◆ Data to process ◆

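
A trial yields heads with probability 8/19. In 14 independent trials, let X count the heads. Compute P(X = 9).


P(X=9) = C(14,9) * p^9 * (1-p)^5
= 2002 * 134217728/322687697779 * 161051/2476099
= 43275030422880256/799006685782884121

43275030422880256/799006685782884121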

◆ What needs to be done ◆
The answer should reproduce each entry above in full.

◆ Written answer ◆
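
A trial yields heads with probability 8/19. In 14 independent trials, let X count the heads. Compute P(X = 9).


P(X=9) = C(14,9) * p^9 * (1-p)^5
= 2002 * 134217728/322687697779 * 161051/2476099
= 43275030422880256/799006685782884121

43275030422880256/799006685782884121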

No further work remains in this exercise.